* What to work on
Transcribe the records from the line containing "Let f(z) = z⁴" onward, up to and including the final line, exactly and without anything else.

* Stored data

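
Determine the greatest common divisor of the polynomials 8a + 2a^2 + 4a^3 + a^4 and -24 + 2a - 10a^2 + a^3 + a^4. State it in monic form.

Euclidean algorithm in ℚ[a]:
  a^4 + 4a^3 + 2a^2 + 8a = (a^4 + a^3 - 10a^2 + 2a - 24) + (3a^3 + 12a^2 + 6a + 24)
  a^4 + a^3 - 10a^2 + 2a - 24 = ((1/3)a - 1)(3a^3 + 12a^2 + 6a + 24) + (0)
Last nonzero remainder: 3a^3 + 12a^2 + 6a + 24. Dividing through by 3 gives the monic gcd a^3 + 4a^2 + 2a + 8.

8 + 2a + 4a^2 + a^3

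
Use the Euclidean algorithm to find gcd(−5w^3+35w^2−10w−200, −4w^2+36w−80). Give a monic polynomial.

w^2−9w+20

Apply the Euclidean algorithm:
  −5w^3+35w^2−10w−200 = ((5/4)w+5/2)(−4w^2+36w−80) + (0)
Last nonzero remainder: −4w^2+36w−80. Dividing through by −4 gives the monic gcd w^2−9w+20.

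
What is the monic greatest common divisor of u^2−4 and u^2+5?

Euclidean algorithm in ℚ[u]:
  u^2−4 = (u^2+5) + (−9)
  u^2+5 = (−(1/9)u^2−5/9)(−9) + (0)
The last nonzero remainder is the constant −9, so the polynomials are coprime and gcd = 1.

1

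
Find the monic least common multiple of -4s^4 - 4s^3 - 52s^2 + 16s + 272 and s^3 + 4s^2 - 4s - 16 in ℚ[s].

Apply the Euclidean algorithm:
  -4s^4 - 4s^3 - 52s^2 + 16s + 272 = (-4s + 12)(s^3 + 4s^2 - 4s - 16) + (-116s^2 + 464)
  s^3 + 4s^2 - 4s - 16 = (-(1/116)s - 1/29)(-116s^2 + 464) + (0)
Last nonzero remainder: -116s^2 + 464. Dividing through by -116 gives the monic gcd s^2 - 4.
Then lcm(f, g) = f·g / gcd(f, g); expanding and making the result monic gives the answer.

s^5 + 5s^4 + 17s^3 + 48s^2 - 84s - 272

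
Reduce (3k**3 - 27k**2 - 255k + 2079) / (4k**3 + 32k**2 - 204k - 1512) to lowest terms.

Apply the Euclidean algorithm:
  3k**3 - 27k**2 - 255k + 2079 = (3/4)(4k**3 + 32k**2 - 204k - 1512) + (-51k**2 - 102k + 3213)
  4k**3 + 32k**2 - 204k - 1512 = (-(4/51)k - 8/17)(-51k**2 - 102k + 3213) + (0)
Last nonzero remainder: -51k**2 - 102k + 3213. Dividing through by -51 gives the monic gcd k**2 + 2k - 63.
Cancel k**2 + 2k - 63 from numerator and denominator to get the reduced form.

(3k - 33)/(4k + 24)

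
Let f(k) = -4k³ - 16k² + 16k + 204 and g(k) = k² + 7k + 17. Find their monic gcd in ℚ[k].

k² + 7k + 17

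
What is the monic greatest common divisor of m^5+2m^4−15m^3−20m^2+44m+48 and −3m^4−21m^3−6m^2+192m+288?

m^3+3m^2−10m−24

By polynomial division,
  m^5+2m^4−15m^3−20m^2+44m+48 = (−(1/3)m+5/3)(−3m^4−21m^3−6m^2+192m+288) + (18m^3+54m^2−180m−432)
  −3m^4−21m^3−6m^2+192m+288 = (−(1/6)m−2/3)(18m^3+54m^2−180m−432) + (0)
Last nonzero remainder: 18m^3+54m^2−180m−432. Dividing through by 18 gives the monic gcd m^3+3m^2−10m−24.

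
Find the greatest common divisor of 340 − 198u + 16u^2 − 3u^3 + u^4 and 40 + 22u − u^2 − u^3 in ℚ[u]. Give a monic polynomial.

Repeated division with remainder:
  u^4 − 3u^3 + 16u^2 − 198u + 340 = (−u + 4)(−u^3 − u^2 + 22u + 40) + (42u^2 − 246u + 180)
  −u^3 − u^2 + 22u + 40 = (−(1/42)u − 8/49)(42u^2 − 246u + 180) + (−(680/49)u + 3400/49)
  42u^2 − 246u + 180 = (−(1029/340)u + 441/170)(−(680/49)u + 3400/49) + (0)
Last nonzero remainder: −(680/49)u + 3400/49. Dividing through by −680/49 gives the monic gcd u − 5.

−5 + u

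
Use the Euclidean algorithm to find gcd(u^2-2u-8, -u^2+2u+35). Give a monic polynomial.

1

Repeated division with remainder:
  u^2-2u-8 = (-1)(-u^2+2u+35) + (27)
  -u^2+2u+35 = (-(1/27)u^2+(2/27)u+35/27)(27) + (0)
The last nonzero remainder is the constant 27, so the polynomials are coprime and gcd = 1.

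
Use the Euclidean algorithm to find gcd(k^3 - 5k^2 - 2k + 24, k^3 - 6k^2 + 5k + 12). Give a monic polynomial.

k^2 - 7k + 12

By polynomial division,
  k^3 - 5k^2 - 2k + 24 = (k^3 - 6k^2 + 5k + 12) + (k^2 - 7k + 12)
  k^3 - 6k^2 + 5k + 12 = (k + 1)(k^2 - 7k + 12) + (0)
The last nonzero remainder k^2 - 7k + 12 is already monic.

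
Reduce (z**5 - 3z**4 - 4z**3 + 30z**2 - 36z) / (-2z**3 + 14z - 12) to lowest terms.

Apply the Euclidean algorithm:
  z**5 - 3z**4 - 4z**3 + 30z**2 - 36z = (-(1/2)z**2 + (3/2)z - 3/2)(-2z**3 + 14z - 12) + (3z**2 + 3z - 18)
  -2z**3 + 14z - 12 = (-(2/3)z + 2/3)(3z**2 + 3z - 18) + (0)
Last nonzero remainder: 3z**2 + 3z - 18. Dividing through by 3 gives the monic gcd z**2 + z - 6.
Cancel z**2 + z - 6 from numerator and denominator to get the reduced form.

(-z**3 + 4z**2 - 6z)/(2z - 2)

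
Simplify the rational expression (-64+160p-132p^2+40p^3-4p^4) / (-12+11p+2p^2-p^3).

(16-20p+4p^2)/(3+p)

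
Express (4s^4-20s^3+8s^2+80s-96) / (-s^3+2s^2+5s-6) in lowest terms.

(-4s^2+16s-16)/(s-1)

Repeated division with remainder:
  4s^4-20s^3+8s^2+80s-96 = (-4s+12)(-s^3+2s^2+5s-6) + (4s^2-4s-24)
  -s^3+2s^2+5s-6 = (-(1/4)s+1/4)(4s^2-4s-24) + (0)
Last nonzero remainder: 4s^2-4s-24. Dividing through by 4 gives the monic gcd s^2-s-6.
Cancel s^2-s-6 from numerator and denominator to get the reduced form.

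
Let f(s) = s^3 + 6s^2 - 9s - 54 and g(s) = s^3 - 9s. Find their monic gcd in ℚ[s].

Apply the Euclidean algorithm:
  s^3 + 6s^2 - 9s - 54 = (s^3 - 9s) + (6s^2 - 54)
  s^3 - 9s = ((1/6)s)(6s^2 - 54) + (0)
Last nonzero remainder: 6s^2 - 54. Dividing through by 6 gives the monic gcd s^2 - 9.

s^2 - 9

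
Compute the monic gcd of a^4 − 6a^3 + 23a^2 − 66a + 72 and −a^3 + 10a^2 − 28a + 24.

a − 2

Apply the Euclidean algorithm:
  a^4 − 6a^3 + 23a^2 − 66a + 72 = (−a − 4)(−a^3 + 10a^2 − 28a + 24) + (35a^2 − 154a + 168)
  −a^3 + 10a^2 − 28a + 24 = (−(1/35)a + 4/25)(35a^2 − 154a + 168) + ((36/25)a − 72/25)
  35a^2 − 154a + 168 = ((875/36)a − 175/3)((36/25)a − 72/25) + (0)
Last nonzero remainder: (36/25)a − 72/25. Dividing through by 36/25 gives the monic gcd a − 2.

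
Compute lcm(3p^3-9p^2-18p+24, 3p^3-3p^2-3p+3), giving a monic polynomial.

By polynomial division,
  3p^3-9p^2-18p+24 = (3p^3-3p^2-3p+3) + (-6p^2-15p+21)
  3p^3-3p^2-3p+3 = (-(1/2)p+7/4)(-6p^2-15p+21) + ((135/4)p-135/4)
  -6p^2-15p+21 = (-(8/45)p-28/45)((135/4)p-135/4) + (0)
Last nonzero remainder: (135/4)p-135/4. Dividing through by 135/4 gives the monic gcd p-1.
Then lcm(f, g) = f·g / gcd(f, g); expanding and making the result monic gives the answer.

p^5-3p^4-7p^3+11p^2+6p-8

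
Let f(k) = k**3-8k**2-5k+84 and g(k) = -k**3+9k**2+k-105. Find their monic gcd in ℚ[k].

k**2-4k-21

Apply the Euclidean algorithm:
  k**3-8k**2-5k+84 = (-1)(-k**3+9k**2+k-105) + (k**2-4k-21)
  -k**3+9k**2+k-105 = (-k+5)(k**2-4k-21) + (0)
The last nonzero remainder k**2-4k-21 is already monic.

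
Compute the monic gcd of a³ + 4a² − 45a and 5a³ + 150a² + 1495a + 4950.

Apply the Euclidean algorithm:
  a³ + 4a² − 45a = (1/5)(5a³ + 150a² + 1495a + 4950) + (−26a² − 344a − 990)
  5a³ + 150a² + 1495a + 4950 = (−(5/26)a − 545/169)(−26a² − 344a − 990) + ((33000/169)a + 297000/169)
  −26a² − 344a − 990 = (−(2197/16500)a − 169/300)((33000/169)a + 297000/169) + (0)
Last nonzero remainder: (33000/169)a + 297000/169. Dividing through by 33000/169 gives the monic gcd a + 9.

a + 9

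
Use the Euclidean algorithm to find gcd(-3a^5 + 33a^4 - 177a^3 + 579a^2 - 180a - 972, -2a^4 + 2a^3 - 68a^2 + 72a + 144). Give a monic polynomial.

a^2 - a - 2

By polynomial division,
  -3a^5 + 33a^4 - 177a^3 + 579a^2 - 180a - 972 = ((3/2)a - 15)(-2a^4 + 2a^3 - 68a^2 + 72a + 144) + (-45a^3 - 549a^2 + 684a + 1188)
  -2a^4 + 2a^3 - 68a^2 + 72a + 144 = ((2/45)a - 44/75)(-45a^3 - 549a^2 + 684a + 1188) + (-(10512/25)a^2 + (10512/25)a + 21024/25)
  -45a^3 - 549a^2 + 684a + 1188 = ((125/1168)a + 825/584)(-(10512/25)a^2 + (10512/25)a + 21024/25) + (0)
Last nonzero remainder: -(10512/25)a^2 + (10512/25)a + 21024/25. Dividing through by -10512/25 gives the monic gcd a^2 - a - 2.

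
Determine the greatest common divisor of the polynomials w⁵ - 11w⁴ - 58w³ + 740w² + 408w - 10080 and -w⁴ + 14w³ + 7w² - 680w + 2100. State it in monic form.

Repeated division with remainder:
  w⁵ - 11w⁴ - 58w³ + 740w² + 408w - 10080 = (-w - 3)(-w⁴ + 14w³ + 7w² - 680w + 2100) + (-9w³ + 81w² + 468w - 3780)
  -w⁴ + 14w³ + 7w² - 680w + 2100 = ((1/9)w - 5/9)(-9w³ + 81w² + 468w - 3780) + (0)
Last nonzero remainder: -9w³ + 81w² + 468w - 3780. Dividing through by -9 gives the monic gcd w³ - 9w² - 52w + 420.

w³ - 9w² - 52w + 420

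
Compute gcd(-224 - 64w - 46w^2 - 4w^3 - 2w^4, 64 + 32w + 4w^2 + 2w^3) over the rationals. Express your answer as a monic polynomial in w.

16 + w^2

Apply the Euclidean algorithm:
  -2w^4 - 4w^3 - 46w^2 - 64w - 224 = (-w)(2w^3 + 4w^2 + 32w + 64) + (-14w^2 - 224)
  2w^3 + 4w^2 + 32w + 64 = (-(1/7)w - 2/7)(-14w^2 - 224) + (0)
Last nonzero remainder: -14w^2 - 224. Dividing through by -14 gives the monic gcd w^2 + 16.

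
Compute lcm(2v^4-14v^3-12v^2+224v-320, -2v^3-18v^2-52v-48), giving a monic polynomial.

v^6-2v^5-35v^4+40v^3+364v^2-128v-960

Apply the Euclidean algorithm:
  2v^4-14v^3-12v^2+224v-320 = (-v+16)(-2v^3-18v^2-52v-48) + (224v^2+1008v+448)
  -2v^3-18v^2-52v-48 = (-(1/112)v-9/224)(224v^2+1008v+448) + (-(15/2)v-30)
  224v^2+1008v+448 = (-(448/15)v-224/15)(-(15/2)v-30) + (0)
Last nonzero remainder: -(15/2)v-30. Dividing through by -15/2 gives the monic gcd v+4.
Then lcm(f, g) = f·g / gcd(f, g); expanding and making the result monic gives the answer.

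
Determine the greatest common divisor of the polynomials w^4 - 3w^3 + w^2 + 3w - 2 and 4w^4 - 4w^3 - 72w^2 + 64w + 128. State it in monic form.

By polynomial division,
  w^4 - 3w^3 + w^2 + 3w - 2 = (1/4)(4w^4 - 4w^3 - 72w^2 + 64w + 128) + (-2w^3 + 19w^2 - 13w - 34)
  4w^4 - 4w^3 - 72w^2 + 64w + 128 = (-2w - 17)(-2w^3 + 19w^2 - 13w - 34) + (225w^2 - 225w - 450)
  -2w^3 + 19w^2 - 13w - 34 = (-(2/225)w + 17/225)(225w^2 - 225w - 450) + (0)
Last nonzero remainder: 225w^2 - 225w - 450. Dividing through by 225 gives the monic gcd w^2 - w - 2.

w^2 - w - 2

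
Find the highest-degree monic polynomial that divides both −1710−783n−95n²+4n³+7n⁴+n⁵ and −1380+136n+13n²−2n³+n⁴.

Euclidean algorithm in ℚ[n]:
  n⁵+7n⁴+4n³−95n²−783n−1710 = (n+9)(n⁴−2n³+13n²+136n−1380) + (9n³−348n²−627n+10710)
  n⁴−2n³+13n²+136n−1380 = ((1/9)n+110/27)(9n³−348n²−627n+10710) + ((13504/9)n²+(13504/9)n−135040/3)
  9n³−348n²−627n+10710 = ((81/13504)n−3213/13504)((13504/9)n²+(13504/9)n−135040/3) + (0)
Last nonzero remainder: (13504/9)n²+(13504/9)n−135040/3. Dividing through by 13504/9 gives the monic gcd n²+n−30.

−30+n+n²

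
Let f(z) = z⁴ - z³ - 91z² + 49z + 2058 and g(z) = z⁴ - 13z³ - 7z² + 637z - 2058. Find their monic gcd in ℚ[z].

z³ - 7z² - 49z + 343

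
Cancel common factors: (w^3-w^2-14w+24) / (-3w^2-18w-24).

Euclidean algorithm in ℚ[w]:
  w^3-w^2-14w+24 = (-(1/3)w+7/3)(-3w^2-18w-24) + (20w+80)
  -3w^2-18w-24 = (-(3/20)w-3/10)(20w+80) + (0)
Last nonzero remainder: 20w+80. Dividing through by 20 gives the monic gcd w+4.
Cancel w+4 from numerator and denominator to get the reduced form.

(-w^2+5w-6)/(3w+6)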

* Worked solution
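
Let f(z) = z⁴ - z³ - 91z² + 49z + 2058 and g(z) = z⁴ - 13z³ - 7z² + 637z - 2058. Find their monic gcd in ℚ[z].

z³ - 7z² - 49z + 343

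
Cancel common factors: (w^3-w^2-14w+24) / (-3w^2-18w-24).

Euclidean algorithm in ℚ[w]:
  w^3-w^2-14w+24 = (-(1/3)w+7/3)(-3w^2-18w-24) + (20w+80)
  -3w^2-18w-24 = (-(3/20)w-3/10)(20w+80) + (0)
Last nonzero remainder: 20w+80. Dividing through by 20 gives the monic gcd w+4.
Cancel w+4 from numerator and denominator to get the reduced form.

(-w^2+5w-6)/(3w+6)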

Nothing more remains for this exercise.